▶ **Problem**
Each entry needs to be given again, character for character.

[Data extracted from a collection]

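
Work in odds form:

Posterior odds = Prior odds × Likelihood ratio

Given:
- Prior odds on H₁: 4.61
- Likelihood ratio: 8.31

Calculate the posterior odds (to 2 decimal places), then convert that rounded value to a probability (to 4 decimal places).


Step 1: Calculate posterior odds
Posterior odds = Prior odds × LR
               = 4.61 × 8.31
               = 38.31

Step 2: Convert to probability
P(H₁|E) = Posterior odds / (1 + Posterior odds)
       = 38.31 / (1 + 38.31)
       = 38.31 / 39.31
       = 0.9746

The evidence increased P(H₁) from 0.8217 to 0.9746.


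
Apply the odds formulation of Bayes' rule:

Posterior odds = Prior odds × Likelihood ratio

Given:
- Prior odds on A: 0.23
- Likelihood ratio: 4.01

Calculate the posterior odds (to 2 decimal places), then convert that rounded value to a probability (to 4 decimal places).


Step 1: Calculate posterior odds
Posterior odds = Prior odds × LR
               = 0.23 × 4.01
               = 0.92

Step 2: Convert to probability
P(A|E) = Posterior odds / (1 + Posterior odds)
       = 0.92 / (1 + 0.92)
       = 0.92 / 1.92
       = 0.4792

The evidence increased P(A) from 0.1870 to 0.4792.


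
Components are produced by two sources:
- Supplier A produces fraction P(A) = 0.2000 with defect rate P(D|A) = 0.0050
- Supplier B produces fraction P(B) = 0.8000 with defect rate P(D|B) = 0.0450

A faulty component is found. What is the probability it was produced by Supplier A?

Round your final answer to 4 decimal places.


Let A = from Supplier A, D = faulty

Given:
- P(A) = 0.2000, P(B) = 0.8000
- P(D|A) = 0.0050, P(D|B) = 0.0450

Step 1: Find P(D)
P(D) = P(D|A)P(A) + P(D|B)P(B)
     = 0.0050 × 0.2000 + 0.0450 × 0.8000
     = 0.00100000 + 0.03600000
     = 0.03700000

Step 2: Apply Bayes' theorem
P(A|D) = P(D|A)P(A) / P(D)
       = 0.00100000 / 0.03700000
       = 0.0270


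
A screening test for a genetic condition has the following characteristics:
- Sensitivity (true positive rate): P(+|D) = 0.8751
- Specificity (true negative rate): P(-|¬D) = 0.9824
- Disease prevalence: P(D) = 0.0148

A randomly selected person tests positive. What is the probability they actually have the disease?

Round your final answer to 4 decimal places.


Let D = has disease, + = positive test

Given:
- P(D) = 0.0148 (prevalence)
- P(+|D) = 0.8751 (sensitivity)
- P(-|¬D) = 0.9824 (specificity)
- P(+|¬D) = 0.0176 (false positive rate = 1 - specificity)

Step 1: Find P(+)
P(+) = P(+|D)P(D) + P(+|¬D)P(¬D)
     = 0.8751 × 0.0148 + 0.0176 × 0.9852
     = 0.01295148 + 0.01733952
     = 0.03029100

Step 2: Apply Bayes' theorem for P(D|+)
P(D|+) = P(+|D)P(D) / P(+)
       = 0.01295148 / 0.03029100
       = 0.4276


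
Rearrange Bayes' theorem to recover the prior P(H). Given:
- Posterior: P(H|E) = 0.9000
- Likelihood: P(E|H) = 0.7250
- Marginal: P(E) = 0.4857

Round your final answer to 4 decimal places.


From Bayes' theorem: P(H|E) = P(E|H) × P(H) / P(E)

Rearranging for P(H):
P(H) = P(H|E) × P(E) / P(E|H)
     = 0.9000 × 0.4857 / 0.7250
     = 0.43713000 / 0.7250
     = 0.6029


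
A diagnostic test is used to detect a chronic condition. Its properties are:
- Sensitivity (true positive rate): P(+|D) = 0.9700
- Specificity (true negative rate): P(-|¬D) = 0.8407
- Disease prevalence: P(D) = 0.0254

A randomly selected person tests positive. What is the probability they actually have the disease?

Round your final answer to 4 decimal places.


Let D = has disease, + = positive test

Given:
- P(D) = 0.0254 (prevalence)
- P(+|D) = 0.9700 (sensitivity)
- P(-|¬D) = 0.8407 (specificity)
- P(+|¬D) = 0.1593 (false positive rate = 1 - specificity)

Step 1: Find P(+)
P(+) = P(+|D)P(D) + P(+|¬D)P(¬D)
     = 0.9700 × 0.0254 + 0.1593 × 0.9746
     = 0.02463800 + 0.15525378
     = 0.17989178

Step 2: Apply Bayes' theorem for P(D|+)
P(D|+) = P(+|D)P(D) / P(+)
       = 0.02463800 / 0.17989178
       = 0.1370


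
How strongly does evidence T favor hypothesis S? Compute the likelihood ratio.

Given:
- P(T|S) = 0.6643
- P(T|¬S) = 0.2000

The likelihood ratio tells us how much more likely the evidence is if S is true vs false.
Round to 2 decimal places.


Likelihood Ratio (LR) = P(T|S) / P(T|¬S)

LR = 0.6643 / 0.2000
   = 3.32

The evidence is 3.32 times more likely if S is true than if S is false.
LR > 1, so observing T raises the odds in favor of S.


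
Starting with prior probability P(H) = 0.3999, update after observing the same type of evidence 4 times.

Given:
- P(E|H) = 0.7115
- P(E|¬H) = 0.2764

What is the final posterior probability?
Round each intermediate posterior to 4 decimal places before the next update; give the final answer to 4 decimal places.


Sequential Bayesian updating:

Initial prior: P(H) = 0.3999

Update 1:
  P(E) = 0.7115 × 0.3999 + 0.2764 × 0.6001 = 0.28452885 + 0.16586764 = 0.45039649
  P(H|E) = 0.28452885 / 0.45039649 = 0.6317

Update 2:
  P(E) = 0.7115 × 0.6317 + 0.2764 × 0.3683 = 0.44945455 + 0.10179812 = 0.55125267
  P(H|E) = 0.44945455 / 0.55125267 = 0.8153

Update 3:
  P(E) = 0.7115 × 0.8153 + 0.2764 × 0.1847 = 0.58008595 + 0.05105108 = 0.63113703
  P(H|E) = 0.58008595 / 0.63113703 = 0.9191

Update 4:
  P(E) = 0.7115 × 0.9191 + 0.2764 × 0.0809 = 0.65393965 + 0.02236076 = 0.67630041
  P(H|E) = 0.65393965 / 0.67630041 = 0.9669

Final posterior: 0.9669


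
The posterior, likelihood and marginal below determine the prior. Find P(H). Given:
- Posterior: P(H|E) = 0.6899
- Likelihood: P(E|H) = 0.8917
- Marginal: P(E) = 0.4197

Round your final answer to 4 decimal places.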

▶ **Answer to the problem**
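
Work in odds form:

Posterior odds = Prior odds × Likelihood ratio

Given:
- Prior odds on H₁: 4.61
- Likelihood ratio: 8.31

Calculate the posterior odds (to 2 decimal places), then convert that rounded value to a probability (to 4 decimal places).


Step 1: Calculate posterior odds
Posterior odds = Prior odds × LR
               = 4.61 × 8.31
               = 38.31

Step 2: Convert to probability
P(H₁|E) = Posterior odds / (1 + Posterior odds)
       = 38.31 / (1 + 38.31)
       = 38.31 / 39.31
       = 0.9746

The evidence increased P(H₁) from 0.8217 to 0.9746.


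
Apply the odds formulation of Bayes' rule:

Posterior odds = Prior odds × Likelihood ratio

Given:
- Prior odds on A: 0.23
- Likelihood ratio: 4.01

Calculate the posterior odds (to 2 decimal places), then convert that rounded value to a probability (to 4 decimal places).


Step 1: Calculate posterior odds
Posterior odds = Prior odds × LR
               = 0.23 × 4.01
               = 0.92

Step 2: Convert to probability
P(A|E) = Posterior odds / (1 + Posterior odds)
       = 0.92 / (1 + 0.92)
       = 0.92 / 1.92
       = 0.4792

The evidence increased P(A) from 0.1870 to 0.4792.


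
Components are produced by two sources:
- Supplier A produces fraction P(A) = 0.2000 with defect rate P(D|A) = 0.0050
- Supplier B produces fraction P(B) = 0.8000 with defect rate P(D|B) = 0.0450

A faulty component is found. What is the probability it was produced by Supplier A?

Round your final answer to 4 decimal places.


Let A = from Supplier A, D = faulty

Given:
- P(A) = 0.2000, P(B) = 0.8000
- P(D|A) = 0.0050, P(D|B) = 0.0450

Step 1: Find P(D)
P(D) = P(D|A)P(A) + P(D|B)P(B)
     = 0.0050 × 0.2000 + 0.0450 × 0.8000
     = 0.00100000 + 0.03600000
     = 0.03700000

Step 2: Apply Bayes' theorem
P(A|D) = P(D|A)P(A) / P(D)
       = 0.00100000 / 0.03700000
       = 0.0270


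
A screening test for a genetic condition has the following characteristics:
- Sensitivity (true positive rate): P(+|D) = 0.8751
- Specificity (true negative rate): P(-|¬D) = 0.9824
- Disease prevalence: P(D) = 0.0148

A randomly selected person tests positive. What is the probability they actually have the disease?

Round your final answer to 4 decimal places.


Let D = has disease, + = positive test

Given:
- P(D) = 0.0148 (prevalence)
- P(+|D) = 0.8751 (sensitivity)
- P(-|¬D) = 0.9824 (specificity)
- P(+|¬D) = 0.0176 (false positive rate = 1 - specificity)

Step 1: Find P(+)
P(+) = P(+|D)P(D) + P(+|¬D)P(¬D)
     = 0.8751 × 0.0148 + 0.0176 × 0.9852
     = 0.01295148 + 0.01733952
     = 0.03029100

Step 2: Apply Bayes' theorem for P(D|+)
P(D|+) = P(+|D)P(D) / P(+)
       = 0.01295148 / 0.03029100
       = 0.4276


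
Rearrange Bayes' theorem to recover the prior P(H). Given:
- Posterior: P(H|E) = 0.9000
- Likelihood: P(E|H) = 0.7250
- Marginal: P(E) = 0.4857

Round your final answer to 4 decimal places.


From Bayes' theorem: P(H|E) = P(E|H) × P(H) / P(E)

Rearranging for P(H):
P(H) = P(H|E) × P(E) / P(E|H)
     = 0.9000 × 0.4857 / 0.7250
     = 0.43713000 / 0.7250
     = 0.6029


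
A diagnostic test is used to detect a chronic condition. Its properties are:
- Sensitivity (true positive rate): P(+|D) = 0.9700
- Specificity (true negative rate): P(-|¬D) = 0.8407
- Disease prevalence: P(D) = 0.0254

A randomly selected person tests positive. What is the probability they actually have the disease?

Round your final answer to 4 decimal places.


Let D = has disease, + = positive test

Given:
- P(D) = 0.0254 (prevalence)
- P(+|D) = 0.9700 (sensitivity)
- P(-|¬D) = 0.8407 (specificity)
- P(+|¬D) = 0.1593 (false positive rate = 1 - specificity)

Step 1: Find P(+)
P(+) = P(+|D)P(D) + P(+|¬D)P(¬D)
     = 0.9700 × 0.0254 + 0.1593 × 0.9746
     = 0.02463800 + 0.15525378
     = 0.17989178

Step 2: Apply Bayes' theorem for P(D|+)
P(D|+) = P(+|D)P(D) / P(+)
       = 0.02463800 / 0.17989178
       = 0.1370


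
How strongly does evidence T favor hypothesis S? Compute the likelihood ratio.

Given:
- P(T|S) = 0.6643
- P(T|¬S) = 0.2000

The likelihood ratio tells us how much more likely the evidence is if S is true vs false.
Round to 2 decimal places.


Likelihood Ratio (LR) = P(T|S) / P(T|¬S)

LR = 0.6643 / 0.2000
   = 3.32

The evidence is 3.32 times more likely if S is true than if S is false.
LR > 1, so observing T raises the odds in favor of S.


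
Starting with prior probability P(H) = 0.3999, update after observing the same type of evidence 4 times.

Given:
- P(E|H) = 0.7115
- P(E|¬H) = 0.2764

What is the final posterior probability?
Round each intermediate posterior to 4 decimal places before the next update; give the final answer to 4 decimal places.


Sequential Bayesian updating:

Initial prior: P(H) = 0.3999

Update 1:
  P(E) = 0.7115 × 0.3999 + 0.2764 × 0.6001 = 0.28452885 + 0.16586764 = 0.45039649
  P(H|E) = 0.28452885 / 0.45039649 = 0.6317

Update 2:
  P(E) = 0.7115 × 0.6317 + 0.2764 × 0.3683 = 0.44945455 + 0.10179812 = 0.55125267
  P(H|E) = 0.44945455 / 0.55125267 = 0.8153

Update 3:
  P(E) = 0.7115 × 0.8153 + 0.2764 × 0.1847 = 0.58008595 + 0.05105108 = 0.63113703
  P(H|E) = 0.58008595 / 0.63113703 = 0.9191

Update 4:
  P(E) = 0.7115 × 0.9191 + 0.2764 × 0.0809 = 0.65393965 + 0.02236076 = 0.67630041
  P(H|E) = 0.65393965 / 0.67630041 = 0.9669

Final posterior: 0.9669


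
The posterior, likelihood and marginal below determine the prior. Find P(H). Given:
- Posterior: P(H|E) = 0.6899
- Likelihood: P(E|H) = 0.8917
- Marginal: P(E) = 0.4197

Round your final answer to 4 decimal places.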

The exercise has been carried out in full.